TASK INPUT below:

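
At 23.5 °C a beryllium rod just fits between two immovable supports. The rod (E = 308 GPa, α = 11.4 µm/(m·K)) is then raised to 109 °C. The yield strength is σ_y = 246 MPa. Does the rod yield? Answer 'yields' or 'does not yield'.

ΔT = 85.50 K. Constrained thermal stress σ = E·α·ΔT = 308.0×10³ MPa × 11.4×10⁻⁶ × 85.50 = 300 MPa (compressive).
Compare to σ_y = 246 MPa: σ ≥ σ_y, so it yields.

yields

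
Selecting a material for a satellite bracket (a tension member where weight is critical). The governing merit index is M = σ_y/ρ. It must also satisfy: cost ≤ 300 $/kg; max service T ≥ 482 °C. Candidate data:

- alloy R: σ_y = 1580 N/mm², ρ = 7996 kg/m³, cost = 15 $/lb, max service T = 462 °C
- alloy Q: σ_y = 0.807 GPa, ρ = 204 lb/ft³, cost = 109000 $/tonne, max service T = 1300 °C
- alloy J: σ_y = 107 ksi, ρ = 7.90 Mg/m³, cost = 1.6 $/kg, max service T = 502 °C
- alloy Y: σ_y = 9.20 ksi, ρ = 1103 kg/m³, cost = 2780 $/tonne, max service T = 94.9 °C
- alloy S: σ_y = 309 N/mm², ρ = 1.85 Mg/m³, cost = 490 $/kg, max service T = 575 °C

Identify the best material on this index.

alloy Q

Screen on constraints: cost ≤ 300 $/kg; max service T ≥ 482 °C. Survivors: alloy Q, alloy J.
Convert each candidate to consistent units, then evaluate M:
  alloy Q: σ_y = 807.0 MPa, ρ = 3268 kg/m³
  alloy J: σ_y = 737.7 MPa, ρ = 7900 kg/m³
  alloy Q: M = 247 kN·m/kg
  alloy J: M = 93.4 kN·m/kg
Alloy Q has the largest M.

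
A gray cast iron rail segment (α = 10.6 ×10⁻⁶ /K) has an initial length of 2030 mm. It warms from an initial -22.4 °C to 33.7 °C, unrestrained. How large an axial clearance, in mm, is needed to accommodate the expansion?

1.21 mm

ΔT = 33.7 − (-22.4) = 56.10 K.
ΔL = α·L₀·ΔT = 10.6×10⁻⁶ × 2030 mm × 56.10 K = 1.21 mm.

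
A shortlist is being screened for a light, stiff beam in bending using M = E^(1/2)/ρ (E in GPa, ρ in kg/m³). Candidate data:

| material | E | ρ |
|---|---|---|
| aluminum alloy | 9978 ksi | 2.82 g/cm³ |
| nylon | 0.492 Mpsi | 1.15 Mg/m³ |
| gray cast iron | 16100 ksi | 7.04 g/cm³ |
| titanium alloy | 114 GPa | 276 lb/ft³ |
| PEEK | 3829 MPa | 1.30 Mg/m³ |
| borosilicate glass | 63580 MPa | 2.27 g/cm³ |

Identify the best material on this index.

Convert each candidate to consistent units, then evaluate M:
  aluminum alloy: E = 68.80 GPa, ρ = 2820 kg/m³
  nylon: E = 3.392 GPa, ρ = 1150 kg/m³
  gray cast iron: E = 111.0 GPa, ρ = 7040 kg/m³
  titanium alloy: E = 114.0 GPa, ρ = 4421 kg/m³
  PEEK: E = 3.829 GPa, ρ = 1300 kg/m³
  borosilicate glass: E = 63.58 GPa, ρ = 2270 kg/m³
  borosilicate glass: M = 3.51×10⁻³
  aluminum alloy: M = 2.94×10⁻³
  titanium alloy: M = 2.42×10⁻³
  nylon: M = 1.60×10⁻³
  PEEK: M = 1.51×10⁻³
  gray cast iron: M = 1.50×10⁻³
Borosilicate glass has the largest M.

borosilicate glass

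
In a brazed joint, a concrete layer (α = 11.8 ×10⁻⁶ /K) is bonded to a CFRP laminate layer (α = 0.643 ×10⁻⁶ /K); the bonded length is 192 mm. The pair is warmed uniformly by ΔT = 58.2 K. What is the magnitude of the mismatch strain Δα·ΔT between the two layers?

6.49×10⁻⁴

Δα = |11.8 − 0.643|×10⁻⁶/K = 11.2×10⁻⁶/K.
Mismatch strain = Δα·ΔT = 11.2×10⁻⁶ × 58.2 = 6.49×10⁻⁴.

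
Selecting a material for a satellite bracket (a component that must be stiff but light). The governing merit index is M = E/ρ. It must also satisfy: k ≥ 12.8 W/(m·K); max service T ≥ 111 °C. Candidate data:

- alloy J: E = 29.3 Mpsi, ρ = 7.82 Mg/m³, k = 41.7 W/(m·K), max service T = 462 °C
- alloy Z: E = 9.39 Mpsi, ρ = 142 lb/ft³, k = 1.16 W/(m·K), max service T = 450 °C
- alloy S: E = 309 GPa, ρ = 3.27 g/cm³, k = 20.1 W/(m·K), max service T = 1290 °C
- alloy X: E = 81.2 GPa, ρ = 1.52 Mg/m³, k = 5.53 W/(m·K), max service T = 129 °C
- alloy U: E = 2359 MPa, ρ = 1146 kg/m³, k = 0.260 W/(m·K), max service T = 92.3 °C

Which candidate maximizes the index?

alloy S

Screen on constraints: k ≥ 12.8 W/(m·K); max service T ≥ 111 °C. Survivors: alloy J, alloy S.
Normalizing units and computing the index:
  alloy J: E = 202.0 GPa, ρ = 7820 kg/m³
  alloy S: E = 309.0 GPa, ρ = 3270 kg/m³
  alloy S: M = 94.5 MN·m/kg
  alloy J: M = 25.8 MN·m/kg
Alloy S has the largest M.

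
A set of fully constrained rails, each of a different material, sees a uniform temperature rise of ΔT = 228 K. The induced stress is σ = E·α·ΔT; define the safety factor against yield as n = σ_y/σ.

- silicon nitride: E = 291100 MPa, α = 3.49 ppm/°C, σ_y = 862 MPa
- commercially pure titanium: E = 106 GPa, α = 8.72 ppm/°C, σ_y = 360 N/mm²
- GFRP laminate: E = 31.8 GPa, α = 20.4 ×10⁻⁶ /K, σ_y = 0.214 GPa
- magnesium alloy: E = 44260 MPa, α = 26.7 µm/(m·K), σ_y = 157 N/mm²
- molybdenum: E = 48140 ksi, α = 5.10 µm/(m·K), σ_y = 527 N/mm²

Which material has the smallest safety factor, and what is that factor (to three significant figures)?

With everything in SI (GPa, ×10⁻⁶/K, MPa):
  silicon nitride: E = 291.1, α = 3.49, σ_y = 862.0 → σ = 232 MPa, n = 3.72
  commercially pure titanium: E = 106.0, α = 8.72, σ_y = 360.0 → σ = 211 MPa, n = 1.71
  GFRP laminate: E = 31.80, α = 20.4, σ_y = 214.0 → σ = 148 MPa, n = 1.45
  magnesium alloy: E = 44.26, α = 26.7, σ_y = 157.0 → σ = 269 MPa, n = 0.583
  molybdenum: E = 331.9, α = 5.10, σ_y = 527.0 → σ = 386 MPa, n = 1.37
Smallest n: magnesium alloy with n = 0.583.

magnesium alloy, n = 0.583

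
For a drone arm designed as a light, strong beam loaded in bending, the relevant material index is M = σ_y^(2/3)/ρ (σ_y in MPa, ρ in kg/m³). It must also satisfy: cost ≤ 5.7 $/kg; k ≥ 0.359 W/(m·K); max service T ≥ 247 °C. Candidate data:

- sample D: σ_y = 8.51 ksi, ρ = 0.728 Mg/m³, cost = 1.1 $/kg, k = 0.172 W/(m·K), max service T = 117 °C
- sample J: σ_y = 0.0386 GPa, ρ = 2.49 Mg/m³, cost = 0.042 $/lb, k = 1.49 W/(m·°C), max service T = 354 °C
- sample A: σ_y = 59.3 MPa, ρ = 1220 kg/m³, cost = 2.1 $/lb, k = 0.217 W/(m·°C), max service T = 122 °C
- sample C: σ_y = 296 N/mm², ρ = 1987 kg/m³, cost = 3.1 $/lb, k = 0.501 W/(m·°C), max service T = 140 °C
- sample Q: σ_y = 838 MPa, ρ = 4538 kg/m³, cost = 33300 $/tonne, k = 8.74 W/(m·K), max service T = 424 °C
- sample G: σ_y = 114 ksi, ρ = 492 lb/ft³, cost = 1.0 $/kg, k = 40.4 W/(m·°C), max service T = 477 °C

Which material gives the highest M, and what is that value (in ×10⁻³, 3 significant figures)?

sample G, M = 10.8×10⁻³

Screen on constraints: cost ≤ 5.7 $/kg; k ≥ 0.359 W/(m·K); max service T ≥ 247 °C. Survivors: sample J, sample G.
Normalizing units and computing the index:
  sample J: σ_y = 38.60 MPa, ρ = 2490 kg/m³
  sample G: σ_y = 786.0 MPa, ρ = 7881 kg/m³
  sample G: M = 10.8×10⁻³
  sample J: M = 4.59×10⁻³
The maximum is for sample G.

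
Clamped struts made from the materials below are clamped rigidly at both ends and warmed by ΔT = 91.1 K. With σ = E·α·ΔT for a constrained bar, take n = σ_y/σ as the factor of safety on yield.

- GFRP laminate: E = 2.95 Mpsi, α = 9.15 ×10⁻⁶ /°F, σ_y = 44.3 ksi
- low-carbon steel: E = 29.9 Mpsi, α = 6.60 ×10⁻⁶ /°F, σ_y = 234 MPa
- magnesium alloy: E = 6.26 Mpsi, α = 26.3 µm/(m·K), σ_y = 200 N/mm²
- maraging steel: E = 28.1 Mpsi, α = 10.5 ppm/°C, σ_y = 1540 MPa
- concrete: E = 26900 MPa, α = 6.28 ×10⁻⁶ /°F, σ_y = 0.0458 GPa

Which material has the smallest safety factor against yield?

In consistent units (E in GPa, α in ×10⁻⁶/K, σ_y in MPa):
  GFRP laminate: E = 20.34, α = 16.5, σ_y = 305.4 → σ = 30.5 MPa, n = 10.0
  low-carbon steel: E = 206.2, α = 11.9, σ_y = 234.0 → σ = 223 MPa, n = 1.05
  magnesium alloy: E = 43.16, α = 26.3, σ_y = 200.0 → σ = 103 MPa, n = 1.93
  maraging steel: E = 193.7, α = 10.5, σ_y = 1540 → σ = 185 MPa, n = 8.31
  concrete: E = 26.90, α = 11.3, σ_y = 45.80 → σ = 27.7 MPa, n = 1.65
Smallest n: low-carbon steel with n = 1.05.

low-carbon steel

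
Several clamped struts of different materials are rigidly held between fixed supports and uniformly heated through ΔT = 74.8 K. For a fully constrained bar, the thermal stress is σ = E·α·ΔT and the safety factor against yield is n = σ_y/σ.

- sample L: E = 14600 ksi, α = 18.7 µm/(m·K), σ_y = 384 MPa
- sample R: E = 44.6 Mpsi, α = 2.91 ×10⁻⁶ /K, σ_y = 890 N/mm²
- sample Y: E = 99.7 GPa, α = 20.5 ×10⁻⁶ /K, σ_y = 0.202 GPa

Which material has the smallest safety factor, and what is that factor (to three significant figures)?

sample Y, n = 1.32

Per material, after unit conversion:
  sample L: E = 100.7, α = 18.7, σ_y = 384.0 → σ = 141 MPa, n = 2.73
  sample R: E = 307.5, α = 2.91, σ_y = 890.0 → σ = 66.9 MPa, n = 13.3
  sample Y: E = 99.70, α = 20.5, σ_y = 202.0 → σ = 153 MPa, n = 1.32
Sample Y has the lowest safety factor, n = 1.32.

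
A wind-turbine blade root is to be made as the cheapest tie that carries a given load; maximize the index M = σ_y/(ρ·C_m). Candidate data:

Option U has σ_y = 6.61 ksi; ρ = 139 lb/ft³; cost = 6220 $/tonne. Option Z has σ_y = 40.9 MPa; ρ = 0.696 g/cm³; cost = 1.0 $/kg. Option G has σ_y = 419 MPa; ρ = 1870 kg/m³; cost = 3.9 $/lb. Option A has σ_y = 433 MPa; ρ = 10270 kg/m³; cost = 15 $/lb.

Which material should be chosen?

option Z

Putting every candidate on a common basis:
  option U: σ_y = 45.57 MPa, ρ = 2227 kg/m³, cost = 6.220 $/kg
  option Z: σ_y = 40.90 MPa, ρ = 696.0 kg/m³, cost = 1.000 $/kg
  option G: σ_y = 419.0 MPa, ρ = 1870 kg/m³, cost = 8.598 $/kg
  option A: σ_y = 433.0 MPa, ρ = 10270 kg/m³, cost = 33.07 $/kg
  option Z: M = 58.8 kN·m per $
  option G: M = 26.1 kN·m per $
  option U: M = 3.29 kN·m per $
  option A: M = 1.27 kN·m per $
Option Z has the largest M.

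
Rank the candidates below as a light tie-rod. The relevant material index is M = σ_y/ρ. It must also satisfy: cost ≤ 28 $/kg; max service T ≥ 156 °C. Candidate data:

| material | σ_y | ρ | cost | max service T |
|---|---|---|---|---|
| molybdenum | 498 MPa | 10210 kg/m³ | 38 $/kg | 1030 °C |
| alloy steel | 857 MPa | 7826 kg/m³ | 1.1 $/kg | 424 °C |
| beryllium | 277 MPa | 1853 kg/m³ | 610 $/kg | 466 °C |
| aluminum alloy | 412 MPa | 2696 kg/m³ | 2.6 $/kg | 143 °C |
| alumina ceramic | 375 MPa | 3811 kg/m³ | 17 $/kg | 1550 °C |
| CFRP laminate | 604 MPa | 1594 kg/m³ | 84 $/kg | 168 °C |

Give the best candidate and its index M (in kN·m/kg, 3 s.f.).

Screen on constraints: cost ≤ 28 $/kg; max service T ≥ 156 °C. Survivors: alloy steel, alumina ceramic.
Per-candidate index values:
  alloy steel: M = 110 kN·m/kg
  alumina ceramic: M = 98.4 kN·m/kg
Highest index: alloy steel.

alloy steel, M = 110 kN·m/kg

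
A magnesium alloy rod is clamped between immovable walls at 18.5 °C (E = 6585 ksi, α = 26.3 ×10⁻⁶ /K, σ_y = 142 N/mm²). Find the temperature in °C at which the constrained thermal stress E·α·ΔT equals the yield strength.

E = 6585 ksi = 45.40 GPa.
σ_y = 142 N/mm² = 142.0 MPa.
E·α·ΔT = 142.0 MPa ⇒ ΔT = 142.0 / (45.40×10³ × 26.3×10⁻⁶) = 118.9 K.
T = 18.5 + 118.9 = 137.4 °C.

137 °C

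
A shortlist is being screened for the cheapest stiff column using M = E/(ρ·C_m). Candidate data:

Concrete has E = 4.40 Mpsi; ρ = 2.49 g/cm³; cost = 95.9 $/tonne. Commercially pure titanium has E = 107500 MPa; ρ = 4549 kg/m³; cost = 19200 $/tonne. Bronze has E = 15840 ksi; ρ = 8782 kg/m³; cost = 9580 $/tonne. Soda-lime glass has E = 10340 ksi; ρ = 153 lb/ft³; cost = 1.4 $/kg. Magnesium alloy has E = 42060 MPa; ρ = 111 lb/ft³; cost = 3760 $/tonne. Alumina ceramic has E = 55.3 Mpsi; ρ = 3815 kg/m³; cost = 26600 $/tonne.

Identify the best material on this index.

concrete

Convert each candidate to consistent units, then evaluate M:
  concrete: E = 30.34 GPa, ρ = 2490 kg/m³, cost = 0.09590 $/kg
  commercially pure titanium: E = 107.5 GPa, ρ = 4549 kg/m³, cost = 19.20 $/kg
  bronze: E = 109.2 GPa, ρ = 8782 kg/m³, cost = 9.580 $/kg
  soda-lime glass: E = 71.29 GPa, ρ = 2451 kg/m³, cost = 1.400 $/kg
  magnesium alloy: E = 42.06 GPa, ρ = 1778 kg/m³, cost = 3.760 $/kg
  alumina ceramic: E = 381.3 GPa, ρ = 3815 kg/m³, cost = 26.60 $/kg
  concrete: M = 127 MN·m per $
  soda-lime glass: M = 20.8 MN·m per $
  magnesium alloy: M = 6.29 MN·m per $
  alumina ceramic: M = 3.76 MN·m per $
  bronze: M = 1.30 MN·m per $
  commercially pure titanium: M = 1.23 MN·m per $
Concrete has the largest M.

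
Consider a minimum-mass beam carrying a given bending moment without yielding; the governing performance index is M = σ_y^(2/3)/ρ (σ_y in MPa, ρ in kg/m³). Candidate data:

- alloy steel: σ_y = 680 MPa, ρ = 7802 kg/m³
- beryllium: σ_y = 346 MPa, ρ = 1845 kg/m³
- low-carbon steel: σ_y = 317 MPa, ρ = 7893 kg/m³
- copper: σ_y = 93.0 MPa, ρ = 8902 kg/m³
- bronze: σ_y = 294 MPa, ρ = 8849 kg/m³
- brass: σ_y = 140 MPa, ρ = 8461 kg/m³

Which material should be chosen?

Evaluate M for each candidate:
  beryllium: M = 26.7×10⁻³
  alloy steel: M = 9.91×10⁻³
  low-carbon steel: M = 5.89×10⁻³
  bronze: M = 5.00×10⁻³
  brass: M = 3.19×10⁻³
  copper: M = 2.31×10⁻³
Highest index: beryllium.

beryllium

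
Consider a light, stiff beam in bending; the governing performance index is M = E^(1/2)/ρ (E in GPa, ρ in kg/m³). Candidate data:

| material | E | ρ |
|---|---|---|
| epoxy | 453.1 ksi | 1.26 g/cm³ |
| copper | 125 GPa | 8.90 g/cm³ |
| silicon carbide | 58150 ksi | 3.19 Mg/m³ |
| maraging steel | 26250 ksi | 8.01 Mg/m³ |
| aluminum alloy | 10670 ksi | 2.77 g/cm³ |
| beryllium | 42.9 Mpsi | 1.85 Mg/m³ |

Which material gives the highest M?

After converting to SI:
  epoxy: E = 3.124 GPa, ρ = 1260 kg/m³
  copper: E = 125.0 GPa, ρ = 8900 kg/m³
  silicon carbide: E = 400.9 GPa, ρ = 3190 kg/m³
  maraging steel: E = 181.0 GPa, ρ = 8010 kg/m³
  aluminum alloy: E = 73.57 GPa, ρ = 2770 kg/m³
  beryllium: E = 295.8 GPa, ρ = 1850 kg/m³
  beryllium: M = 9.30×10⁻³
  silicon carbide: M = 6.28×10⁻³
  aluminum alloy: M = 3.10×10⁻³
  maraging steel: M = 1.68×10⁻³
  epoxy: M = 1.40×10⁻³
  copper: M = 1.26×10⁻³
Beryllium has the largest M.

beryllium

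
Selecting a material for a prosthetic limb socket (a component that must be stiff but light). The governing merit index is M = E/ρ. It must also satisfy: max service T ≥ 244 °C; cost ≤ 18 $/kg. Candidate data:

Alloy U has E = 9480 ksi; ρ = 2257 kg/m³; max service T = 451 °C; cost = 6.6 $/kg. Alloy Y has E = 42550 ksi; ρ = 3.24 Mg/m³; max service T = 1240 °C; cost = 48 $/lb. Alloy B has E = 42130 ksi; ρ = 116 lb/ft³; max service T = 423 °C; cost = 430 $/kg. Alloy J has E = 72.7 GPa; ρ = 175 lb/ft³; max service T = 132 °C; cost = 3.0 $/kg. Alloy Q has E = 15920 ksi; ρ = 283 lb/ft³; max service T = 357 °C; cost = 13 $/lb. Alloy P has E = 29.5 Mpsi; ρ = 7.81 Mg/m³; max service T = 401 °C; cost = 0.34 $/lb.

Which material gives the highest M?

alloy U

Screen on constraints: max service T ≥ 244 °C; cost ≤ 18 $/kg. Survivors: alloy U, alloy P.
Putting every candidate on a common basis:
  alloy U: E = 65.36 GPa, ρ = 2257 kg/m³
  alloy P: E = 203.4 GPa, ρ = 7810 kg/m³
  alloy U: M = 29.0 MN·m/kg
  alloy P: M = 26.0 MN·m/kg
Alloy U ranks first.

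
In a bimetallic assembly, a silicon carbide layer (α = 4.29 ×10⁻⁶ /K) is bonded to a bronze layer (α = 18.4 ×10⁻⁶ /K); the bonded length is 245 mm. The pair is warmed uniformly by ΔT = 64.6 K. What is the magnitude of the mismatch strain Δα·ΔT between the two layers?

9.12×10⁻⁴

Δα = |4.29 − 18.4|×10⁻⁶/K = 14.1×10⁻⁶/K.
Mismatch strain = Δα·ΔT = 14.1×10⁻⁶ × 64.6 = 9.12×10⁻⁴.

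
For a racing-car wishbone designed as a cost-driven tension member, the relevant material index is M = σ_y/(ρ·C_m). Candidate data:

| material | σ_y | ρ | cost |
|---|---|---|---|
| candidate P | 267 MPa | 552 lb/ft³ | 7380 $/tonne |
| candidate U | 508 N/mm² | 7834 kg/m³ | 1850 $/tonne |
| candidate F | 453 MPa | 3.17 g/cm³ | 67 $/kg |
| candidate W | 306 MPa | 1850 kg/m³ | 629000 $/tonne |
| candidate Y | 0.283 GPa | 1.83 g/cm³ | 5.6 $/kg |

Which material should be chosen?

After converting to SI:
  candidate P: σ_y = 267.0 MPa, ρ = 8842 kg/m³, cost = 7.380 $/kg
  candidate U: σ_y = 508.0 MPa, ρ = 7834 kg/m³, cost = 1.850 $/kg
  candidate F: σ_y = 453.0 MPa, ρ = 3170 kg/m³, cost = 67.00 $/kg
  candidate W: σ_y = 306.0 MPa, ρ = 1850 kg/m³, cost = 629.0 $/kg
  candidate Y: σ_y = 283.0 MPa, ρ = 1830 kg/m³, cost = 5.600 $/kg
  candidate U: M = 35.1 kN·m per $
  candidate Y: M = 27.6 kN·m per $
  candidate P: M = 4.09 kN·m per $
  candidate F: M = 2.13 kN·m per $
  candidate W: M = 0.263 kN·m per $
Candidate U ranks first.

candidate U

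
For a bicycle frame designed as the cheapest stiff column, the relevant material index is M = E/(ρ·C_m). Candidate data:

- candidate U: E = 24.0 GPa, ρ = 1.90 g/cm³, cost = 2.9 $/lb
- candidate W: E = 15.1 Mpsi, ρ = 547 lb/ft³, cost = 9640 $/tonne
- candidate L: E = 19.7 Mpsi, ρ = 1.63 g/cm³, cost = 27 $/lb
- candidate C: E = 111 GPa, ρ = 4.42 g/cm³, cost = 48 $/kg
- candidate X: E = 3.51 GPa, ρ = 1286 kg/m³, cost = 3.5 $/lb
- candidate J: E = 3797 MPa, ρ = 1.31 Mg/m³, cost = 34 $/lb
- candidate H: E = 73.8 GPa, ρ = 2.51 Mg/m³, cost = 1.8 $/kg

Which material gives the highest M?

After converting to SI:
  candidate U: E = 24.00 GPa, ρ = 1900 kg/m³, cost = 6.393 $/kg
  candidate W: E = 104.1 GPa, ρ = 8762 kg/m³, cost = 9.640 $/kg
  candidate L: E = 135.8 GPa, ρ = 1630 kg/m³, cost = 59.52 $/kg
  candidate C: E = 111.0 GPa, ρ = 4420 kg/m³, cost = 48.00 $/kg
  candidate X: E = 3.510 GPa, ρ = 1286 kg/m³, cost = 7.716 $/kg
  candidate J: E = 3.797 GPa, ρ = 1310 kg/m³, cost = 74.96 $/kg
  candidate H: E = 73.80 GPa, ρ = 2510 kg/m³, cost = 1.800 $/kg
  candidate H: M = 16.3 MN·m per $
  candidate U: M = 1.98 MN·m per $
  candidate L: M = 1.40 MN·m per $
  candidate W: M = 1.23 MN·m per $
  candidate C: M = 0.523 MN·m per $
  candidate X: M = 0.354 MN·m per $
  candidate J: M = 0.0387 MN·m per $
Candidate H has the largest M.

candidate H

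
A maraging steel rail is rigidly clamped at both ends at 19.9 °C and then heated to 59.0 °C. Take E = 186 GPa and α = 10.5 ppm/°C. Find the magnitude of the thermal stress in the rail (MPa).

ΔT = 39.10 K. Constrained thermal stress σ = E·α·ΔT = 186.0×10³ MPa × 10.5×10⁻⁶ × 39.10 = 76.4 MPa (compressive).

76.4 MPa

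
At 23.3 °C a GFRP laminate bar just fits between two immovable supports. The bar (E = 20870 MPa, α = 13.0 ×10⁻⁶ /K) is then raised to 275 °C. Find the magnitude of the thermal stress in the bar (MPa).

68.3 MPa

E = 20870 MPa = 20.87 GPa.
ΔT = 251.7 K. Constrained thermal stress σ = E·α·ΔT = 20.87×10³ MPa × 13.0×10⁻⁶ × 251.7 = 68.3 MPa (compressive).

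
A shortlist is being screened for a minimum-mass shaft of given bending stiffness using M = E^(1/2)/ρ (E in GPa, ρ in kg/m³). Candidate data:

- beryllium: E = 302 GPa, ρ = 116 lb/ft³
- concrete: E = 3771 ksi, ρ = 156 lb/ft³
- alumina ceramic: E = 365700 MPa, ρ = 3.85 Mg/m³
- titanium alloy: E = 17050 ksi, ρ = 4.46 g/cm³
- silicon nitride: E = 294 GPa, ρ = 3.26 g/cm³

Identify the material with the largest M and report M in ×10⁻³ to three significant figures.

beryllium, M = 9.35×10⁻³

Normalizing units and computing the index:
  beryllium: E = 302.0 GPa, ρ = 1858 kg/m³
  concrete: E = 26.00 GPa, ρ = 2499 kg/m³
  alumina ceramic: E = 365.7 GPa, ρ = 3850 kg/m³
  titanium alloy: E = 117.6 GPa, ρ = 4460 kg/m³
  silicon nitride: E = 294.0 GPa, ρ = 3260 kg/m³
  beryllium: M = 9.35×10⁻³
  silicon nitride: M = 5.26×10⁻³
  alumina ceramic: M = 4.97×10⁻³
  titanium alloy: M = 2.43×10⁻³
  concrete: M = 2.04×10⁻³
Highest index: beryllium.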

End of TASK INPUT.

EXERCISE INSTRUCTIONS: Start with the line above that contains "Rank the candidates" and end with the line that contains "84 $/kg | 168 °C |". Write out those lines exactly, and only those.

PROBLEM SOLUTION:
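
Rank the candidates below as a light tie-rod. The relevant material index is M = σ_y/ρ. It must also satisfy: cost ≤ 28 $/kg; max service T ≥ 156 °C. Candidate data:

| material | σ_y | ρ | cost | max service T |
|---|---|---|---|---|
| molybdenum | 498 MPa | 10210 kg/m³ | 38 $/kg | 1030 °C |
| alloy steel | 857 MPa | 7826 kg/m³ | 1.1 $/kg | 424 °C |
| beryllium | 277 MPa | 1853 kg/m³ | 610 $/kg | 466 °C |
| aluminum alloy | 412 MPa | 2696 kg/m³ | 2.6 $/kg | 143 °C |
| alumina ceramic | 375 MPa | 3811 kg/m³ | 17 $/kg | 1550 °C |
| CFRP laminate | 604 MPa | 1594 kg/m³ | 84 $/kg | 168 °C |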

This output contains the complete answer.